# Prompt:
Every entry must come back exactly as it was written.

(Information given begins)

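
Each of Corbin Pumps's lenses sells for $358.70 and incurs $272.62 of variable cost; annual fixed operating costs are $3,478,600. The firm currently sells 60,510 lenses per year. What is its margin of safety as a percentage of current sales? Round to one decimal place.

Each unit contributes $358.70 − $272.62 = $86.08. Break-even units = $3,478,600 ÷ $86.08 = 40,411.25; break-even revenue = 40,411.25 × $358.70 = $14,495,513.71.
Current sales = 60,510 × $358.70 = $21,704,937.00.
Margin of safety = ($21,704,937.00 − $14,495,513.71) ÷ $21,704,937.00 = 33.2%.

33.2%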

(Information given ends)

# Exercise output:
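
Each of Corbin Pumps's lenses sells for $358.70 and incurs $272.62 of variable cost; annual fixed operating costs are $3,478,600. The firm currently sells 60,510 lenses per year. What is its margin of safety as a percentage of current sales? Round to one decimal place.

Each unit contributes $358.70 − $272.62 = $86.08. Break-even units = $3,478,600 ÷ $86.08 = 40,411.25; break-even revenue = 40,411.25 × $358.70 = $14,495,513.71.
Current sales = 60,510 × $358.70 = $21,704,937.00.
Margin of safety = ($21,704,937.00 − $14,495,513.71) ÷ $21,704,937.00 = 33.2%.

33.2%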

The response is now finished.